* WORK TO BE COMPLETED *
Exactly as written, retype all of the records that come next.

* THE RECORDS *

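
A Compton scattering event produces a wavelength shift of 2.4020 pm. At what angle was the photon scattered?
89.43°

From the Compton formula Δλ = λ_C(1 - cos θ), we can solve for θ:

cos θ = 1 - Δλ/λ_C

Given:
- Δλ = 2.4020 pm
- λ_C = h/(m_e·c) ≈ 2.42631024 pm

cos θ = 1 - 2.4020/2.42631024
cos θ = 1 - 0.989981
cos θ = 0.010019

θ = arccos(0.010019)
θ = 89.43°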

* REPLY *
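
A Compton scattering event produces a wavelength shift of 2.4020 pm. At what angle was the photon scattered?
89.43°

From the Compton formula Δλ = λ_C(1 - cos θ), we can solve for θ:

cos θ = 1 - Δλ/λ_C

Given:
- Δλ = 2.4020 pm
- λ_C = h/(m_e·c) ≈ 2.42631024 pm

cos θ = 1 - 2.4020/2.42631024
cos θ = 1 - 0.989981
cos θ = 0.010019

θ = arccos(0.010019)
θ = 89.43°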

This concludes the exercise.